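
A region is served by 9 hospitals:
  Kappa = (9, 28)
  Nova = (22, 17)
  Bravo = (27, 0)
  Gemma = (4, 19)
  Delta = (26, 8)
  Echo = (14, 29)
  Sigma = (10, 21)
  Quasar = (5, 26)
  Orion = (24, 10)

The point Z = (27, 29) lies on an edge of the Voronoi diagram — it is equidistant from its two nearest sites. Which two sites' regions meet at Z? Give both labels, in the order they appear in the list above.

Nova and Echo

Squared distances from Z to each site:
d²(Z, Kappa) = (27−9)² + (29−28)² = 324 + 1 = 325
d²(Z, Nova) = (27−22)² + (29−17)² = 25 + 144 = 169
d²(Z, Bravo) = (27−27)² + (29−0)² = 0 + 841 = 841
d²(Z, Gemma) = (27−4)² + (29−19)² = 529 + 100 = 629
d²(Z, Delta) = (27−26)² + (29−8)² = 1 + 441 = 442
d²(Z, Echo) = (27−14)² + (29−29)² = 169 + 0 = 169
d²(Z, Sigma) = (27−10)² + (29−21)² = 289 + 64 = 353
d²(Z, Quasar) = (27−5)² + (29−26)² = 484 + 9 = 493
d²(Z, Orion) = (27−24)² + (29−10)² = 9 + 361 = 370
Z is equidistant from Nova and Echo (both at squared distance 169), and every other site is strictly farther — so Z lies on the Nova–Echo Voronoi edge.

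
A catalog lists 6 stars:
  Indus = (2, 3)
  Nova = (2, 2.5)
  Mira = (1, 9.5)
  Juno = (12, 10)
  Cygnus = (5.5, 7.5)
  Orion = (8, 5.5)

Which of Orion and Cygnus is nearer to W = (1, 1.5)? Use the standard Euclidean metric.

Compare squared distances:
d²(W, Orion) = (1−8)² + (1.5−5.5)² = 49 + 16 = 65
d²(W, Cygnus) = (1−5.5)² + (1.5−7.5)² = 20.25 + 36 = 56.25
65 > 56.25, so Cygnus is closer.

Cygnus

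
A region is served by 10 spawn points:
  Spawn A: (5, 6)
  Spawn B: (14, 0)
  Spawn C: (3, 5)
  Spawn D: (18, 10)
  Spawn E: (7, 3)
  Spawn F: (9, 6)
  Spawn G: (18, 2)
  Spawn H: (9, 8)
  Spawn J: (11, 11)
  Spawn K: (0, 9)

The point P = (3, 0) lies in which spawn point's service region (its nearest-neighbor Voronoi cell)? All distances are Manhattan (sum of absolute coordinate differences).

d(P, Spawn A) = |3−5| + |0−6| = 2 + 6 = 8
d(P, Spawn B) = |3−14| + |0−0| = 11 + 0 = 11
d(P, Spawn C) = |3−3| + |0−5| = 0 + 5 = 5
d(P, Spawn D) = |3−18| + |0−10| = 15 + 10 = 25
d(P, Spawn E) = |3−7| + |0−3| = 4 + 3 = 7
d(P, Spawn F) = |3−9| + |0−6| = 6 + 6 = 12
d(P, Spawn G) = |3−18| + |0−2| = 15 + 2 = 17
d(P, Spawn H) = |3−9| + |0−8| = 6 + 8 = 14
d(P, Spawn J) = |3−11| + |0−11| = 8 + 11 = 19
d(P, Spawn K) = |3−0| + |0−9| = 3 + 9 = 12
Minimum is at Spawn C.

Spawn C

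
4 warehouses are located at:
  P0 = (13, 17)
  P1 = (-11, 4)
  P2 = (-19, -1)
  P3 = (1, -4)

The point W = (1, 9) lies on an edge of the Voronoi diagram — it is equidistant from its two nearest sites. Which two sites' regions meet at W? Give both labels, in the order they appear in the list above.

Squared distances from W to each site:
|WP0|² = (1−13)² + (9−17)² = 144 + 64 = 208
|WP1|² = (1−(-11))² + (9−4)² = 144 + 25 = 169
|WP2|² = (1−(-19))² + (9−(-1))² = 400 + 100 = 500
|WP3|² = (1−1)² + (9−(-4))² = 0 + 169 = 169
W is equidistant from P1 and P3 (both at squared distance 169), and every other site is strictly farther — so W lies on the P1–P3 Voronoi edge.

P1 and P3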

|---|

_Action item_
Exactly as written, give the records again.

_Response_
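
A region is served by 9 hospitals:
  Kappa = (9, 28)
  Nova = (22, 17)
  Bravo = (27, 0)
  Gemma = (4, 19)
  Delta = (26, 8)
  Echo = (14, 29)
  Sigma = (10, 21)
  Quasar = (5, 26)
  Orion = (24, 10)

The point Z = (27, 29) lies on an edge of the Voronoi diagram — it is equidistant from its two nearest sites. Which two sites' regions meet at Z? Give both labels, in the order they appear in the list above.

Nova and Echo

Squared distances from Z to each site:
d²(Z, Kappa) = (27−9)² + (29−28)² = 324 + 1 = 325
d²(Z, Nova) = (27−22)² + (29−17)² = 25 + 144 = 169
d²(Z, Bravo) = (27−27)² + (29−0)² = 0 + 841 = 841
d²(Z, Gemma) = (27−4)² + (29−19)² = 529 + 100 = 629
d²(Z, Delta) = (27−26)² + (29−8)² = 1 + 441 = 442
d²(Z, Echo) = (27−14)² + (29−29)² = 169 + 0 = 169
d²(Z, Sigma) = (27−10)² + (29−21)² = 289 + 64 = 353
d²(Z, Quasar) = (27−5)² + (29−26)² = 484 + 9 = 493
d²(Z, Orion) = (27−24)² + (29−10)² = 9 + 361 = 370
Z is equidistant from Nova and Echo (both at squared distance 169), and every other site is strictly farther — so Z lies on the Nova–Echo Voronoi edge.

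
A catalog lists 6 stars:
  Indus = (2, 3)
  Nova = (2, 2.5)
  Mira = (1, 9.5)
  Juno = (12, 10)
  Cygnus = (5.5, 7.5)
  Orion = (8, 5.5)

Which of Orion and Cygnus is nearer to W = (1, 1.5)? Use the standard Euclidean metric.

Compare squared distances:
d²(W, Orion) = (1−8)² + (1.5−5.5)² = 49 + 16 = 65
d²(W, Cygnus) = (1−5.5)² + (1.5−7.5)² = 20.25 + 36 = 56.25
65 > 56.25, so Cygnus is closer.

Cygnus

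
A region is served by 10 spawn points:
  Spawn A: (5, 6)
  Spawn B: (14, 0)
  Spawn C: (3, 5)
  Spawn D: (18, 10)
  Spawn E: (7, 3)
  Spawn F: (9, 6)
  Spawn G: (18, 2)
  Spawn H: (9, 8)
  Spawn J: (11, 11)
  Spawn K: (0, 9)

The point P = (3, 0) lies in which spawn point's service region (its nearest-neighbor Voronoi cell)? All distances are Manhattan (sum of absolute coordinate differences).

d(P, Spawn A) = |3−5| + |0−6| = 2 + 6 = 8
d(P, Spawn B) = |3−14| + |0−0| = 11 + 0 = 11
d(P, Spawn C) = |3−3| + |0−5| = 0 + 5 = 5
d(P, Spawn D) = |3−18| + |0−10| = 15 + 10 = 25
d(P, Spawn E) = |3−7| + |0−3| = 4 + 3 = 7
d(P, Spawn F) = |3−9| + |0−6| = 6 + 6 = 12
d(P, Spawn G) = |3−18| + |0−2| = 15 + 2 = 17
d(P, Spawn H) = |3−9| + |0−8| = 6 + 8 = 14
d(P, Spawn J) = |3−11| + |0−11| = 8 + 11 = 19
d(P, Spawn K) = |3−0| + |0−9| = 3 + 9 = 12
Minimum is at Spawn C.

Spawn C

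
4 warehouses are located at:
  P0 = (13, 17)
  P1 = (-11, 4)
  P2 = (-19, -1)
  P3 = (1, -4)

The point W = (1, 9) lies on an edge of the Voronoi diagram — it is equidistant from its two nearest sites. Which two sites' regions meet at W? Give both labels, in the order they appear in the list above.

Squared distances from W to each site:
|WP0|² = (1−13)² + (9−17)² = 144 + 64 = 208
|WP1|² = (1−(-11))² + (9−4)² = 144 + 25 = 169
|WP2|² = (1−(-19))² + (9−(-1))² = 400 + 100 = 500
|WP3|² = (1−1)² + (9−(-4))² = 0 + 169 = 169
W is equidistant from P1 and P3 (both at squared distance 169), and every other site is strictly farther — so W lies on the P1–P3 Voronoi edge.

P1 and P3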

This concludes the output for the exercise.